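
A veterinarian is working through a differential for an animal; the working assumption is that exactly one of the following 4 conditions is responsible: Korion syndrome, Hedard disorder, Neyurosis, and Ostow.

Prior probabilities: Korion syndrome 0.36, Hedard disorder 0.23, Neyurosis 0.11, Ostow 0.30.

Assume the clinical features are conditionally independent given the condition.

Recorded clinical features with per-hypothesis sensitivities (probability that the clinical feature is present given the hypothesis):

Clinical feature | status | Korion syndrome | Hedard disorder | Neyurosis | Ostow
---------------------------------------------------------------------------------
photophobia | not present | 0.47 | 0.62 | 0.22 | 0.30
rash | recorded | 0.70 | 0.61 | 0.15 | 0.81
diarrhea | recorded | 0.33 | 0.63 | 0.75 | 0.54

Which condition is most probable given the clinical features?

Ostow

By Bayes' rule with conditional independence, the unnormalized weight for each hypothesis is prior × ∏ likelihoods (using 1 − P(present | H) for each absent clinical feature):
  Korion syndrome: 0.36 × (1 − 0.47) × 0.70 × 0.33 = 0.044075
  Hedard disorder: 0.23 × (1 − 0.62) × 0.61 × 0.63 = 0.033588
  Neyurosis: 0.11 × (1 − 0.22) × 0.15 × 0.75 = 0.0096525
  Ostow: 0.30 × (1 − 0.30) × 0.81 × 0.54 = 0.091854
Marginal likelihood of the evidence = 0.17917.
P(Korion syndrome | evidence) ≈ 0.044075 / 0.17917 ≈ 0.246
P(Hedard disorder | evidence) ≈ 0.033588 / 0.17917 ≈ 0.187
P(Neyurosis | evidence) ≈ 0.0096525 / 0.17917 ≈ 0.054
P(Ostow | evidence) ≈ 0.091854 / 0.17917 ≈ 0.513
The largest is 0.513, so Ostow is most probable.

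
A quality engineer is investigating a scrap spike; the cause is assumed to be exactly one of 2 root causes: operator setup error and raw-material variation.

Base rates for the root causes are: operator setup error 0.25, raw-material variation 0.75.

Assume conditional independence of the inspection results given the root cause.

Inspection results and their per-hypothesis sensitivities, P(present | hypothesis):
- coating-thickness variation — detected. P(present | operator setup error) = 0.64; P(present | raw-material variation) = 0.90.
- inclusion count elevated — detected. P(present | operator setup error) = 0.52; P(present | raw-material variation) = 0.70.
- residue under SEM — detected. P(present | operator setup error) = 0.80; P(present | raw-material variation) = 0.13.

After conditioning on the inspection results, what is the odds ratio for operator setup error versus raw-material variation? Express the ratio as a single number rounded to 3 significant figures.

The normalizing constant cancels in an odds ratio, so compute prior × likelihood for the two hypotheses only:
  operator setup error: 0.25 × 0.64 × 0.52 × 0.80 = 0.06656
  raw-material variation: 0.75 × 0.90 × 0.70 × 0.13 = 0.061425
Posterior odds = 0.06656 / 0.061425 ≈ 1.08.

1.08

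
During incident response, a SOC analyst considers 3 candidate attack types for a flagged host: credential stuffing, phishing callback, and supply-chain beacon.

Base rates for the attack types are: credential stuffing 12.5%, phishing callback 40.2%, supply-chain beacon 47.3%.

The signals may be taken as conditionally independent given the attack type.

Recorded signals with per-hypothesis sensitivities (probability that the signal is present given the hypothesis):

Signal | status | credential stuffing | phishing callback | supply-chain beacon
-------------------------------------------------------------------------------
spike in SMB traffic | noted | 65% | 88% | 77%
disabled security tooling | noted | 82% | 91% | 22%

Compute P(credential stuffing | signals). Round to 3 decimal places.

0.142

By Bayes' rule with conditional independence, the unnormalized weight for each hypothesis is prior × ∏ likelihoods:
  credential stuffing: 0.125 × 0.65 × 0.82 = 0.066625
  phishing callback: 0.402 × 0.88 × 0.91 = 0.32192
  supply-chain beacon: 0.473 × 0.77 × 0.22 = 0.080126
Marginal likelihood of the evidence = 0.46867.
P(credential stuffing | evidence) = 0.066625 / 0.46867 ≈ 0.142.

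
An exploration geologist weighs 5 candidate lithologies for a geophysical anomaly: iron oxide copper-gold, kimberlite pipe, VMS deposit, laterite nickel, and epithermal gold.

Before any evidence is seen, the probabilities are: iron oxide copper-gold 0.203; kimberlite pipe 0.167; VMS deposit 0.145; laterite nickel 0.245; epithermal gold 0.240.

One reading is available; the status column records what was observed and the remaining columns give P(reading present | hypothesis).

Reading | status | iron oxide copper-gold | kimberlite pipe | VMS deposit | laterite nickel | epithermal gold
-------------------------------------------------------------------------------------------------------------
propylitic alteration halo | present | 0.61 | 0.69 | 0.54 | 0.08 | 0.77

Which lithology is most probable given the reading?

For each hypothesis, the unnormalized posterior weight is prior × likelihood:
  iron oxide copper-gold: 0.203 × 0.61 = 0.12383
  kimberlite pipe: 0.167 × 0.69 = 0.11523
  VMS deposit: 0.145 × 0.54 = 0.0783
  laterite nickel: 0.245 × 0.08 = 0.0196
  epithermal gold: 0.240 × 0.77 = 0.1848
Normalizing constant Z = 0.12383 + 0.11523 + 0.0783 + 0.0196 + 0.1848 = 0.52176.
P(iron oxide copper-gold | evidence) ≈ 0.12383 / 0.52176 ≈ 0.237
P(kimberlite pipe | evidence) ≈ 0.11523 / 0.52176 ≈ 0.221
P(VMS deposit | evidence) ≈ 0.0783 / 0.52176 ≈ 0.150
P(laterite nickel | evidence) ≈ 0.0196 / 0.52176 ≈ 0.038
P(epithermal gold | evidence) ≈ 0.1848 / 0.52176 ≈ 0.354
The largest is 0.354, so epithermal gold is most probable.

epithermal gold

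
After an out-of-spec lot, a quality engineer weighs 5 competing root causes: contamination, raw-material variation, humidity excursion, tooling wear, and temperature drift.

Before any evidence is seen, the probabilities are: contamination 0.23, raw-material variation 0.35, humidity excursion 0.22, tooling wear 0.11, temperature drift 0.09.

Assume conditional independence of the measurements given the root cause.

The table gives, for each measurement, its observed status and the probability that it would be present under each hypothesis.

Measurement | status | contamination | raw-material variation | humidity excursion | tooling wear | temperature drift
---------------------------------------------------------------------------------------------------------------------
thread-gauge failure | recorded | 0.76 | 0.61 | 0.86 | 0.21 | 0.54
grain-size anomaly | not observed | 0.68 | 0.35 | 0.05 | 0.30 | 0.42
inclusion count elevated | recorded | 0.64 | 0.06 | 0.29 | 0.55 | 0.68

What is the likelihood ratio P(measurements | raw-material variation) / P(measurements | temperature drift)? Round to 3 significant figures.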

**What is expected:**
Transcribe the data exactly.

**Result:**
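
A veterinarian is working through a differential for an animal; the working assumption is that exactly one of the following 4 conditions is responsible: Korion syndrome, Hedard disorder, Neyurosis, and Ostow.

Prior probabilities: Korion syndrome 0.36, Hedard disorder 0.23, Neyurosis 0.11, Ostow 0.30.

Assume the clinical features are conditionally independent given the condition.

Recorded clinical features with per-hypothesis sensitivities (probability that the clinical feature is present given the hypothesis):

Clinical feature | status | Korion syndrome | Hedard disorder | Neyurosis | Ostow
---------------------------------------------------------------------------------
photophobia | not present | 0.47 | 0.62 | 0.22 | 0.30
rash | recorded | 0.70 | 0.61 | 0.15 | 0.81
diarrhea | recorded | 0.33 | 0.63 | 0.75 | 0.54

Which condition is most probable given the clinical features?

Ostow

By Bayes' rule with conditional independence, the unnormalized weight for each hypothesis is prior × ∏ likelihoods (using 1 − P(present | H) for each absent clinical feature):
  Korion syndrome: 0.36 × (1 − 0.47) × 0.70 × 0.33 = 0.044075
  Hedard disorder: 0.23 × (1 − 0.62) × 0.61 × 0.63 = 0.033588
  Neyurosis: 0.11 × (1 − 0.22) × 0.15 × 0.75 = 0.0096525
  Ostow: 0.30 × (1 − 0.30) × 0.81 × 0.54 = 0.091854
Marginal likelihood of the evidence = 0.17917.
P(Korion syndrome | evidence) ≈ 0.044075 / 0.17917 ≈ 0.246
P(Hedard disorder | evidence) ≈ 0.033588 / 0.17917 ≈ 0.187
P(Neyurosis | evidence) ≈ 0.0096525 / 0.17917 ≈ 0.054
P(Ostow | evidence) ≈ 0.091854 / 0.17917 ≈ 0.513
The largest is 0.513, so Ostow is most probable.

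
A quality engineer is investigating a scrap spike; the cause is assumed to be exactly one of 2 root causes: operator setup error and raw-material variation.

Base rates for the root causes are: operator setup error 0.25, raw-material variation 0.75.

Assume conditional independence of the inspection results given the root cause.

Inspection results and their per-hypothesis sensitivities, P(present | hypothesis):
- coating-thickness variation — detected. P(present | operator setup error) = 0.64; P(present | raw-material variation) = 0.90.
- inclusion count elevated — detected. P(present | operator setup error) = 0.52; P(present | raw-material variation) = 0.70.
- residue under SEM — detected. P(present | operator setup error) = 0.80; P(present | raw-material variation) = 0.13.

After conditioning on the inspection results, what is the odds ratio for operator setup error versus raw-material variation? Express the ratio as a single number rounded to 3 significant figures.

The normalizing constant cancels in an odds ratio, so compute prior × likelihood for the two hypotheses only:
  operator setup error: 0.25 × 0.64 × 0.52 × 0.80 = 0.06656
  raw-material variation: 0.75 × 0.90 × 0.70 × 0.13 = 0.061425
Posterior odds = 0.06656 / 0.061425 ≈ 1.08.

1.08

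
During incident response, a SOC analyst considers 3 candidate attack types for a flagged host: credential stuffing, phishing callback, and supply-chain beacon.

Base rates for the attack types are: credential stuffing 12.5%, phishing callback 40.2%, supply-chain beacon 47.3%.

The signals may be taken as conditionally independent given the attack type.

Recorded signals with per-hypothesis sensitivities (probability that the signal is present given the hypothesis):

Signal | status | credential stuffing | phishing callback | supply-chain beacon
-------------------------------------------------------------------------------
spike in SMB traffic | noted | 65% | 88% | 77%
disabled security tooling | noted | 82% | 91% | 22%

Compute P(credential stuffing | signals). Round to 3 decimal places.

0.142

By Bayes' rule with conditional independence, the unnormalized weight for each hypothesis is prior × ∏ likelihoods:
  credential stuffing: 0.125 × 0.65 × 0.82 = 0.066625
  phishing callback: 0.402 × 0.88 × 0.91 = 0.32192
  supply-chain beacon: 0.473 × 0.77 × 0.22 = 0.080126
Marginal likelihood of the evidence = 0.46867.
P(credential stuffing | evidence) = 0.066625 / 0.46867 ≈ 0.142.

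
An exploration geologist weighs 5 candidate lithologies for a geophysical anomaly: iron oxide copper-gold, kimberlite pipe, VMS deposit, laterite nickel, and epithermal gold.

Before any evidence is seen, the probabilities are: iron oxide copper-gold 0.203; kimberlite pipe 0.167; VMS deposit 0.145; laterite nickel 0.245; epithermal gold 0.240.

One reading is available; the status column records what was observed and the remaining columns give P(reading present | hypothesis).

Reading | status | iron oxide copper-gold | kimberlite pipe | VMS deposit | laterite nickel | epithermal gold
-------------------------------------------------------------------------------------------------------------
propylitic alteration halo | present | 0.61 | 0.69 | 0.54 | 0.08 | 0.77

Which lithology is most probable given the reading?

For each hypothesis, the unnormalized posterior weight is prior × likelihood:
  iron oxide copper-gold: 0.203 × 0.61 = 0.12383
  kimberlite pipe: 0.167 × 0.69 = 0.11523
  VMS deposit: 0.145 × 0.54 = 0.0783
  laterite nickel: 0.245 × 0.08 = 0.0196
  epithermal gold: 0.240 × 0.77 = 0.1848
Normalizing constant Z = 0.12383 + 0.11523 + 0.0783 + 0.0196 + 0.1848 = 0.52176.
P(iron oxide copper-gold | evidence) ≈ 0.12383 / 0.52176 ≈ 0.237
P(kimberlite pipe | evidence) ≈ 0.11523 / 0.52176 ≈ 0.221
P(VMS deposit | evidence) ≈ 0.0783 / 0.52176 ≈ 0.150
P(laterite nickel | evidence) ≈ 0.0196 / 0.52176 ≈ 0.038
P(epithermal gold | evidence) ≈ 0.1848 / 0.52176 ≈ 0.354
The largest is 0.354, so epithermal gold is most probable.

epithermal gold

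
After an out-of-spec lot, a quality engineer weighs 5 competing root causes: contamination, raw-material variation, humidity excursion, tooling wear, and temperature drift.

Before any evidence is seen, the probabilities are: contamination 0.23, raw-material variation 0.35, humidity excursion 0.22, tooling wear 0.11, temperature drift 0.09.

Assume conditional independence of the measurements given the root cause.

The table gives, for each measurement, its observed status and the probability that it would be present under each hypothesis.

Measurement | status | contamination | raw-material variation | humidity excursion | tooling wear | temperature drift
---------------------------------------------------------------------------------------------------------------------
thread-gauge failure | recorded | 0.76 | 0.61 | 0.86 | 0.21 | 0.54
grain-size anomaly | not observed | 0.68 | 0.35 | 0.05 | 0.30 | 0.42
inclusion count elevated | recorded | 0.64 | 0.06 | 0.29 | 0.55 | 0.68

What is the likelihood ratio P(measurements | raw-material variation) / P(measurements | temperature drift)? Round to 3 significant figures.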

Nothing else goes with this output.